■ Activity:
Only these lines are needed: the first line of the entries below through the line with "Fill rule (top-left): a", each returned exactly.

Dataset excerpts
+++++
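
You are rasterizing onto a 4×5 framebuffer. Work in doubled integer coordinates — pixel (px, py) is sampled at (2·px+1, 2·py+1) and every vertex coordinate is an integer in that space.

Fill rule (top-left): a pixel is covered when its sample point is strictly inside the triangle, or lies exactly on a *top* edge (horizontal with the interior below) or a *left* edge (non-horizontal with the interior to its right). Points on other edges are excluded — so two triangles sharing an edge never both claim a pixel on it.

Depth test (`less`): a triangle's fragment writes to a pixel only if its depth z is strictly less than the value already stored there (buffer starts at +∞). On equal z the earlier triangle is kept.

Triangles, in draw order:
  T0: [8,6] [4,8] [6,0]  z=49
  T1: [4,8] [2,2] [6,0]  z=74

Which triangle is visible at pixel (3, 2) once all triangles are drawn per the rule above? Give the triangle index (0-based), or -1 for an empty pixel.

T0:
  2·area = 28
  edge (8, 6)→(4, 8): d=(-4,2) right/bottom  bias=-1
  edge (4, 8)→(6, 0): d=(2,-8) top-left  bias=+0
  edge (6, 0)→(8, 6): d=(2,6) right/bottom  bias=-1
    (3,1)@(7, 3): e=[14,14,0] → ·  [on edge]
    (2,2)@(5, 5): e=[10,2,16] → █
    (3,2)@(7, 5): e=[6,18,4] → █
    (2,3)@(5, 7): e=[2,6,20] → █
    (3,3)@(7, 7): e=[-2,22,8] → ·
    (2,4)@(5, 9): e=[-6,10,24] → ·
  covered (3 px):
    · · · ·
    · · · ·
    · · █ █
    · · █ ·
    · · · ·
T1:
  2·area = 28
  edge (4, 8)→(2, 2): d=(-2,-6) top-left  bias=+0
  edge (2, 2)→(6, 0): d=(4,-2) top-left  bias=+0
  edge (6, 0)→(4, 8): d=(-2,8) right/bottom  bias=-1
    (2,0)@(5, 1): e=[20,2,6] → █
    (3,0)@(7, 1): e=[32,6,-10] → ·
    (1,1)@(3, 3): e=[4,6,18] → █
    (3,1)@(7, 3): e=[28,14,-14] → ·
    (1,2)@(3, 5): e=[0,14,14] → █  [on edge]
    (2,2)@(5, 5): e=[12,18,-2] → ·
    (1,3)@(3, 7): e=[-4,22,10] → ·
  covered (4 px):
    · · █ ·
    · █ █ ·
    · █ · ·
    · · · ·
    · · · ·

Z-buffer (winner per pixel, '.' = empty):
  . . 1 .
  . 1 1 .
  . 1 0 0
  . . 0 .
  . . . .

Result: 0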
+++++
■ Task result:
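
You are rasterizing onto a 4×5 framebuffer. Work in doubled integer coordinates — pixel (px, py) is sampled at (2·px+1, 2·py+1) and every vertex coordinate is an integer in that space.

Fill rule (top-left): a pixel is covered when its sample point is strictly inside the triangle, or lies exactly on a *top* edge (horizontal with the interior below) or a *left* edge (non-horizontal with the interior to its right). Points on other edges are excluded — so two triangles sharing an edge never both claim a pixel on it.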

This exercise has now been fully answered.